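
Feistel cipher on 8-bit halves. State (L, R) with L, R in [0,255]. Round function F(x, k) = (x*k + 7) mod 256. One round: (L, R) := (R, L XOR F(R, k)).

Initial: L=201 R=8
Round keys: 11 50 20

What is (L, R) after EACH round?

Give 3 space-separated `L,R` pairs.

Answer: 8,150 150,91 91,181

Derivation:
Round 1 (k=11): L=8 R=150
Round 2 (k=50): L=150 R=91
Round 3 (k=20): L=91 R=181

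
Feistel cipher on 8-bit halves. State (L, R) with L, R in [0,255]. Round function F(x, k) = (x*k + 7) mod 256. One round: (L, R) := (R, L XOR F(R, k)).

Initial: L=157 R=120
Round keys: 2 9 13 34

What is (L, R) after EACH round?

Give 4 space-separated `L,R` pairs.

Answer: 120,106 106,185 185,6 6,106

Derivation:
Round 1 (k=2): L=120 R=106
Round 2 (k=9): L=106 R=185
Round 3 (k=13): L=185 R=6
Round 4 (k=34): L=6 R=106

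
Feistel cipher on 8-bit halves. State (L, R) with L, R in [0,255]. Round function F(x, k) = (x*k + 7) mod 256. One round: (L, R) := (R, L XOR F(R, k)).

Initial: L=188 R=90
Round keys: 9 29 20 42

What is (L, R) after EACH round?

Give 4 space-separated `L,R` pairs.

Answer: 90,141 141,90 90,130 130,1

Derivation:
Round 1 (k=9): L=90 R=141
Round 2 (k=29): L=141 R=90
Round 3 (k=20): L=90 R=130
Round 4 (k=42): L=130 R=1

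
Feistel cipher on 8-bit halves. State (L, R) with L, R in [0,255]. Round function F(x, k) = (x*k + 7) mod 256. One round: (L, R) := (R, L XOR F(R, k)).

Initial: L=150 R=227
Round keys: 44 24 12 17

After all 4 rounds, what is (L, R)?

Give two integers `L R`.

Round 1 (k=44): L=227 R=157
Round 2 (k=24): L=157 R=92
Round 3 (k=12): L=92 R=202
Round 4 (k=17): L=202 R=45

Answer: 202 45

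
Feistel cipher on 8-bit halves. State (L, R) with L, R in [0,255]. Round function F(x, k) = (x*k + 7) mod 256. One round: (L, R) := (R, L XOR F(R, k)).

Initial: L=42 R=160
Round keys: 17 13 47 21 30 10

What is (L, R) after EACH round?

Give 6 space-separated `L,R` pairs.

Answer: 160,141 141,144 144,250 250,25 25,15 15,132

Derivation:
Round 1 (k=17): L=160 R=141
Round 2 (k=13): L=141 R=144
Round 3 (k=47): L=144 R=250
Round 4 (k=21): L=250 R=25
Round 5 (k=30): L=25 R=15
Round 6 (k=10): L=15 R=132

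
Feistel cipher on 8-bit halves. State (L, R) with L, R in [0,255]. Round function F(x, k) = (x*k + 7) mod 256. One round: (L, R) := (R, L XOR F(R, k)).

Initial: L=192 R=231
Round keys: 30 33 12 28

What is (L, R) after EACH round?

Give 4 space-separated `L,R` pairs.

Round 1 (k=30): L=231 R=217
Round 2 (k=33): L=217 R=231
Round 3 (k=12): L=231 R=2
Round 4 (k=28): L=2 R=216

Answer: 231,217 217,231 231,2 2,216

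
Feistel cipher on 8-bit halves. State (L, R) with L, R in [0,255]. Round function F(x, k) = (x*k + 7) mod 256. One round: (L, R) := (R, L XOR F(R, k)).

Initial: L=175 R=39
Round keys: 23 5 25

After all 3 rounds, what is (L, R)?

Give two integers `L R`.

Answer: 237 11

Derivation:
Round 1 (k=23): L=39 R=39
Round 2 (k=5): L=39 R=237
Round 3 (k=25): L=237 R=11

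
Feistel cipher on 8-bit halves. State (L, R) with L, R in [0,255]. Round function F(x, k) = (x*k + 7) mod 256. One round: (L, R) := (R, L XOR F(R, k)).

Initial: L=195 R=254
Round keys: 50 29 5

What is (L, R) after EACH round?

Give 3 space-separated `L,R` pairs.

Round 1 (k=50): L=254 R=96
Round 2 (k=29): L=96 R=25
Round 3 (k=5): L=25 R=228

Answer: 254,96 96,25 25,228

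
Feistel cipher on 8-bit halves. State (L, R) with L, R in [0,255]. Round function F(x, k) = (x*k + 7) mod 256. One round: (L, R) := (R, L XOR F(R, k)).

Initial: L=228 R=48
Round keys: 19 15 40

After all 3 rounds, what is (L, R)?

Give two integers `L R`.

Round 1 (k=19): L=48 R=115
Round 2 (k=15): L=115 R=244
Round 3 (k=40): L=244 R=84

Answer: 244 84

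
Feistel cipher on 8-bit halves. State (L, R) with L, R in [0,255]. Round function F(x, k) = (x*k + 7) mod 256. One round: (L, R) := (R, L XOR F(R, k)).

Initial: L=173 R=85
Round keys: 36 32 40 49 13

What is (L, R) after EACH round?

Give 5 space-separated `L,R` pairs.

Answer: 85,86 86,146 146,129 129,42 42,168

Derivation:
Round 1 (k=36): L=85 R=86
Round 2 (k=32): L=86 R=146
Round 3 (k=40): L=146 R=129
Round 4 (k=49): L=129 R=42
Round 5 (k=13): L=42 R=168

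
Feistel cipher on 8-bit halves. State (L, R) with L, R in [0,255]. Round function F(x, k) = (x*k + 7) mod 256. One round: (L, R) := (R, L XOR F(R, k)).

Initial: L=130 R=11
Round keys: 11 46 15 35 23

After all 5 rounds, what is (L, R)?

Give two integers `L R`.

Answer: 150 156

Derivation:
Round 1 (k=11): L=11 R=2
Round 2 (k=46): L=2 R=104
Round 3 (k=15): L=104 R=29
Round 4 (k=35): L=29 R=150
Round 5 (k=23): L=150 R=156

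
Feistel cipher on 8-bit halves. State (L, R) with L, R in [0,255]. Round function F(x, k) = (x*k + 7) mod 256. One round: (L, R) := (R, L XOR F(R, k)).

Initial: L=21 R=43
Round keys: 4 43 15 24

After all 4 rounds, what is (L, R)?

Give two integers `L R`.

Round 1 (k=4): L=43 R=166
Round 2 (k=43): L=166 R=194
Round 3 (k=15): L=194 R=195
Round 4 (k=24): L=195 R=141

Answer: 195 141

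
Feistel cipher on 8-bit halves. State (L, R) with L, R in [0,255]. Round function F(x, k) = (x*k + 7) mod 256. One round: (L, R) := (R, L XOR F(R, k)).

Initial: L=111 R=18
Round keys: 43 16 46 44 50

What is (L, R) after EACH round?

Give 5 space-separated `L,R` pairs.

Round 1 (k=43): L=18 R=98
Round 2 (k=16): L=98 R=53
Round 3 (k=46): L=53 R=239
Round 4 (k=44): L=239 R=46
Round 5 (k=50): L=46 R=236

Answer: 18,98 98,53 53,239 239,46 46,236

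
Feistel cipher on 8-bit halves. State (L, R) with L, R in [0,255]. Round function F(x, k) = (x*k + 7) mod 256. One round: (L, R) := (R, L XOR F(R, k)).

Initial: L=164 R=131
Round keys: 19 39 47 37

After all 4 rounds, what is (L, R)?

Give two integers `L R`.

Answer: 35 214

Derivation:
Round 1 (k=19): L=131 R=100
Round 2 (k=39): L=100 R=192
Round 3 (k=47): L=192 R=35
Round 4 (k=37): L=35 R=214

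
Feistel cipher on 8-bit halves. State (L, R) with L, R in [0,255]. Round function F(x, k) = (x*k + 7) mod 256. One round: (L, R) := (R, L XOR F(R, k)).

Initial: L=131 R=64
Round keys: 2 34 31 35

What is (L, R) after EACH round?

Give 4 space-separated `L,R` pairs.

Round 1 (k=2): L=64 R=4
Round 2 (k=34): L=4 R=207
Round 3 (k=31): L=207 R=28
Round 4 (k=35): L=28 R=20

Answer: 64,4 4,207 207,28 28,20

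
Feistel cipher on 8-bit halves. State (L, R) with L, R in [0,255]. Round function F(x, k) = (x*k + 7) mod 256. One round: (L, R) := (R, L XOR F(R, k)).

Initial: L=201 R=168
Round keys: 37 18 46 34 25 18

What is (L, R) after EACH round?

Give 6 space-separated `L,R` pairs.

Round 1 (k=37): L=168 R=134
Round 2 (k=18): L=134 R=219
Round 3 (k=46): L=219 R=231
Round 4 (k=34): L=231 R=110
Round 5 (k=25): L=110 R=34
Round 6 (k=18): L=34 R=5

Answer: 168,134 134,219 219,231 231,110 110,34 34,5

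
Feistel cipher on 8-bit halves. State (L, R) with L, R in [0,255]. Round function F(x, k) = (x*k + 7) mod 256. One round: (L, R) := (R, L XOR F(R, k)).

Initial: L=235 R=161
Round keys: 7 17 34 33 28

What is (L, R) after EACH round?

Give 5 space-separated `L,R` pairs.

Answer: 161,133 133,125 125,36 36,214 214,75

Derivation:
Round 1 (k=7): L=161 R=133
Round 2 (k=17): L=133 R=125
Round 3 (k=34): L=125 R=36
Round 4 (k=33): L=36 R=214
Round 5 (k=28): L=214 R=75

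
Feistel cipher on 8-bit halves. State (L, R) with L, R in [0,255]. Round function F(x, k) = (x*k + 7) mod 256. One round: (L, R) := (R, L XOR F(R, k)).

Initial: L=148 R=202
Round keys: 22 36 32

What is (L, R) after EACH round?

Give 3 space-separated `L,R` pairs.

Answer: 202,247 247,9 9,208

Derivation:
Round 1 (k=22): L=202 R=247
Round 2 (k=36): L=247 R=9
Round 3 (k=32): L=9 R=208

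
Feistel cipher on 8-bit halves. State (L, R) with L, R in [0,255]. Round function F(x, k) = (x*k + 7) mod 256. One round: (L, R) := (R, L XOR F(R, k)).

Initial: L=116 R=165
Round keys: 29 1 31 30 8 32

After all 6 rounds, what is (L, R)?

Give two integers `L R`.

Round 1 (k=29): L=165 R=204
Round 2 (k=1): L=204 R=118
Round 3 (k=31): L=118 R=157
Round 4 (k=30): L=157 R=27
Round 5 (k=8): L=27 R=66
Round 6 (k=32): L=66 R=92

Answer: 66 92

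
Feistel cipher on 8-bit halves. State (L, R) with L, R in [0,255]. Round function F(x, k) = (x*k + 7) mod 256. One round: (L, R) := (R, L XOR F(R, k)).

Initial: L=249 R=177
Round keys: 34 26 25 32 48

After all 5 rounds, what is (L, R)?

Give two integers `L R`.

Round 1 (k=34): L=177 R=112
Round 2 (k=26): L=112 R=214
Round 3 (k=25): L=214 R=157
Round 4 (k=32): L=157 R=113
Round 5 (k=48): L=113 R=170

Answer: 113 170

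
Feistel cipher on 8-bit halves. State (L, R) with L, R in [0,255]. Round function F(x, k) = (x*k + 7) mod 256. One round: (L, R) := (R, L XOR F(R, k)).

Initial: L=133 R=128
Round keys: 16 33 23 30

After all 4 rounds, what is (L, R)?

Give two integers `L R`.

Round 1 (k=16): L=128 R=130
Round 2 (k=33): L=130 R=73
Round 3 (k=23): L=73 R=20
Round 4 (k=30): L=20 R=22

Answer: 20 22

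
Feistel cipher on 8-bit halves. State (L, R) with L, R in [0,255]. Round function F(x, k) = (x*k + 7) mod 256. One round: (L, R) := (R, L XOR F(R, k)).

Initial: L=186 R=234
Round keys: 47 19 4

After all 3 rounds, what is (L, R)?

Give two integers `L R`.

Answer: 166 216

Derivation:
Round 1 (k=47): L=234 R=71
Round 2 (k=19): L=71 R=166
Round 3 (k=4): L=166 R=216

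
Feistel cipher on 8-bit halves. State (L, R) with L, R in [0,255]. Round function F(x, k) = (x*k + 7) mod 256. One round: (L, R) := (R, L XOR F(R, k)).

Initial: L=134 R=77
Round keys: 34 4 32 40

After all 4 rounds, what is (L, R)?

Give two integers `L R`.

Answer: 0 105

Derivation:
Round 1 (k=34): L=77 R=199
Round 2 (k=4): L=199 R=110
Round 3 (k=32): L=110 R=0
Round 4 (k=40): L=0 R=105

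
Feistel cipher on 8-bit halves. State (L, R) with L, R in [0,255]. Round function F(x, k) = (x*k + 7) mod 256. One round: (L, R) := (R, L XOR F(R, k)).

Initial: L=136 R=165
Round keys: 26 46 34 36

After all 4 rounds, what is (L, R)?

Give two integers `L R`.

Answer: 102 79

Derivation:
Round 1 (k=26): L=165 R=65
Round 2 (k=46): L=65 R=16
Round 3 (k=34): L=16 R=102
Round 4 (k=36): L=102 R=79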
· · · ·
> _Prompt_:
Give only the lines from the one holding "Round keys: 9 29 20 42" through the one holding "Round keys: 30 33 12 28", each restated exactly as it appears above.

> _Answer to the exercise_:
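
Round keys: 9 29 20 42

What is (L, R) after EACH round?

Give 4 space-separated `L,R` pairs.

Answer: 90,141 141,90 90,130 130,1

Derivation:
Round 1 (k=9): L=90 R=141
Round 2 (k=29): L=141 R=90
Round 3 (k=20): L=90 R=130
Round 4 (k=42): L=130 R=1

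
Feistel cipher on 8-bit halves. State (L, R) with L, R in [0,255]. Round function F(x, k) = (x*k + 7) mod 256. One round: (L, R) := (R, L XOR F(R, k)).

Initial: L=150 R=227
Round keys: 44 24 12 17

After all 4 rounds, what is (L, R)?

Give two integers `L R`.

Round 1 (k=44): L=227 R=157
Round 2 (k=24): L=157 R=92
Round 3 (k=12): L=92 R=202
Round 4 (k=17): L=202 R=45

Answer: 202 45

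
Feistel cipher on 8-bit halves. State (L, R) with L, R in [0,255]. Round function F(x, k) = (x*k + 7) mod 256. One round: (L, R) := (R, L XOR F(R, k)).

Initial: L=42 R=160
Round keys: 17 13 47 21 30 10

What is (L, R) after EACH round?

Give 6 space-separated `L,R` pairs.

Answer: 160,141 141,144 144,250 250,25 25,15 15,132

Derivation:
Round 1 (k=17): L=160 R=141
Round 2 (k=13): L=141 R=144
Round 3 (k=47): L=144 R=250
Round 4 (k=21): L=250 R=25
Round 5 (k=30): L=25 R=15
Round 6 (k=10): L=15 R=132

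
Feistel cipher on 8-bit halves. State (L, R) with L, R in [0,255]. Round function F(x, k) = (x*k + 7) mod 256. One round: (L, R) := (R, L XOR F(R, k)).

Initial: L=192 R=231
Round keys: 30 33 12 28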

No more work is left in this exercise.